**TASK DETAILS**
Write out the stretch of lines below that begins at the line with "Determine the mass" and ends at the line with "A steady-state recycle", including both, exactly as given and nothing more.

**INFORMATION**
:::
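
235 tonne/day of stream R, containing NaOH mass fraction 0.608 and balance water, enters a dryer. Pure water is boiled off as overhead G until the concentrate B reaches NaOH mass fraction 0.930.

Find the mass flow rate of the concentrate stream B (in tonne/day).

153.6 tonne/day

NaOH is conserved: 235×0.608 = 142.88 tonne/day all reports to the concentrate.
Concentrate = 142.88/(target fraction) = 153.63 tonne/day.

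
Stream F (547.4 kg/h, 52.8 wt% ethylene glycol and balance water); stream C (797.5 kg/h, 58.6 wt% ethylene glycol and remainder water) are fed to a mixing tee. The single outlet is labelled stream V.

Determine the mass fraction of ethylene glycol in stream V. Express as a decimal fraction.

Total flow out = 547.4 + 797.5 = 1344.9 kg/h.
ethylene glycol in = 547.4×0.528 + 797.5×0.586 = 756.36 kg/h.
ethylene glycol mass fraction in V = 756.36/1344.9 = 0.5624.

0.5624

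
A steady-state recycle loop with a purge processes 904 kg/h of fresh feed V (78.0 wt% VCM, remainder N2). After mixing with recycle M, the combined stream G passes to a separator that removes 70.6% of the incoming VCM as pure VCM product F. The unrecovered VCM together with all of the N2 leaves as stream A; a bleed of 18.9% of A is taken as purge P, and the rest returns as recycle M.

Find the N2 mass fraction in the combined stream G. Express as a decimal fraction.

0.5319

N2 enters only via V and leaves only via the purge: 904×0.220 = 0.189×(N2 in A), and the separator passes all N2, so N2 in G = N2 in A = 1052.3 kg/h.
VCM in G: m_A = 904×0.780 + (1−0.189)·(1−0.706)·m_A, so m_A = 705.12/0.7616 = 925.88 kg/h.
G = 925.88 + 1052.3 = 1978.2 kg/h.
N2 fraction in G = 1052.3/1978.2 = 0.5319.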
:::
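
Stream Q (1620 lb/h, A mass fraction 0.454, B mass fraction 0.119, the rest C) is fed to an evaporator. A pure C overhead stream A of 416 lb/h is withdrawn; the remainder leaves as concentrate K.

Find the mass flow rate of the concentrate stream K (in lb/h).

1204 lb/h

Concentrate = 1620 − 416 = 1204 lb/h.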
:::
**WRITTEN RESPONSE**
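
Determine the mass fraction of ethylene glycol in stream V. Express as a decimal fraction.

Total flow out = 547.4 + 797.5 = 1344.9 kg/h.
ethylene glycol in = 547.4×0.528 + 797.5×0.586 = 756.36 kg/h.
ethylene glycol mass fraction in V = 756.36/1344.9 = 0.5624.

0.5624

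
A steady-state recycle loop with a purge processes 904 kg/h of fresh feed V (78.0 wt% VCM, remainder N2). After mixing with recycle M, the combined stream G passes to a separator that removes 70.6% of the incoming VCM as pure VCM product F. The unrecovered VCM together with all of the N2 leaves as stream A; a bleed of 18.9% of A is taken as purge P, and the rest returns as recycle M.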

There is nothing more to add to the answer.